DATA:
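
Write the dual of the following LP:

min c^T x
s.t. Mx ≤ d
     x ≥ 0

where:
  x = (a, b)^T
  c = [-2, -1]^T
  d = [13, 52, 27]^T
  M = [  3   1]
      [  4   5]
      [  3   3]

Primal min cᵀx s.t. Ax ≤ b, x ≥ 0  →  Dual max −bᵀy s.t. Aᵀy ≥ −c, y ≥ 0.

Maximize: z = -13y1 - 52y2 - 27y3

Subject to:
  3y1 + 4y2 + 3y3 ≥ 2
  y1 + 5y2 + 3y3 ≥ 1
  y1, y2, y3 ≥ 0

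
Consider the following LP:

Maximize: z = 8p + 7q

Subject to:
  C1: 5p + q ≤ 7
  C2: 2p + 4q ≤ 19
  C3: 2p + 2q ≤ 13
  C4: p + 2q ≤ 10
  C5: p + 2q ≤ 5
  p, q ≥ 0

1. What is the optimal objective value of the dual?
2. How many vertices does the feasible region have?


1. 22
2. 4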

...

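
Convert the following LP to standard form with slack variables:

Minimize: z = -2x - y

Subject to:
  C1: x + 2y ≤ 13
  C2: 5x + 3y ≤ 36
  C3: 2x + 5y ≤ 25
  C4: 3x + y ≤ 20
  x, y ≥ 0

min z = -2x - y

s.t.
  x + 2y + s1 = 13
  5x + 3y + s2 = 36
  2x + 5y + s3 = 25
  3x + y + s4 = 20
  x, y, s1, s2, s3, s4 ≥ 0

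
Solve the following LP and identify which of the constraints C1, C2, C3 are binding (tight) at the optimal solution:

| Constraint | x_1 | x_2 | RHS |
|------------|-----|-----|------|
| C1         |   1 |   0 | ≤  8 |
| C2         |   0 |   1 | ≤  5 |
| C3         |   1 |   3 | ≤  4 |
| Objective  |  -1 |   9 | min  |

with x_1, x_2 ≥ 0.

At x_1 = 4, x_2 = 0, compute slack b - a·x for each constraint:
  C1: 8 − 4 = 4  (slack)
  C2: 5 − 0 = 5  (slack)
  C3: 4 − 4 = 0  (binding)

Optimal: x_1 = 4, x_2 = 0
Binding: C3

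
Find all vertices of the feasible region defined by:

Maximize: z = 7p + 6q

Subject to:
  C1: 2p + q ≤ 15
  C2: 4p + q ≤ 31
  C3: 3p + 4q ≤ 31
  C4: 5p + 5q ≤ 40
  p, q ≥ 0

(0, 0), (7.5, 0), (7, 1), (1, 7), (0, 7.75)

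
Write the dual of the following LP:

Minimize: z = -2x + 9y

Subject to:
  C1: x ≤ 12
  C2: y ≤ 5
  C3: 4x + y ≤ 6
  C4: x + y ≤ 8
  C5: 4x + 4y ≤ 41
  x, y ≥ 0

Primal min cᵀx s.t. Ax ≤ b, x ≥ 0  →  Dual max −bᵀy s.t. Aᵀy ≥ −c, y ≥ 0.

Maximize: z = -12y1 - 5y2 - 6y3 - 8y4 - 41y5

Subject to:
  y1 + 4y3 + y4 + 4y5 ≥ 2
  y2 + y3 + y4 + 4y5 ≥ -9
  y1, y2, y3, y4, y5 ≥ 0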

---

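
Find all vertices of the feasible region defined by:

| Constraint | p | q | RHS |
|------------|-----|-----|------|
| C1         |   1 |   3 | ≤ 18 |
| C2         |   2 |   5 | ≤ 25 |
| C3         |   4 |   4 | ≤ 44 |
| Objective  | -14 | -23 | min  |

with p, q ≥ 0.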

WORK INSTRUCTIONS: Return a word-for-word copy of the lines above from the one holding "C3: 3p + 4q ≤ 31" through the one holding "C5: 4x + 4y ≤ 41", with both of them included and nothing besides.

SOLUTION TO THE PROBLEM:
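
  C3: 3p + 4q ≤ 31
  C4: 5p + 5q ≤ 40
  p, q ≥ 0

(0, 0), (7.5, 0), (7, 1), (1, 7), (0, 7.75)

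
Write the dual of the following LP:

Minimize: z = -2x + 9y

Subject to:
  C1: x ≤ 12
  C2: y ≤ 5
  C3: 4x + y ≤ 6
  C4: x + y ≤ 8
  C5: 4x + 4y ≤ 41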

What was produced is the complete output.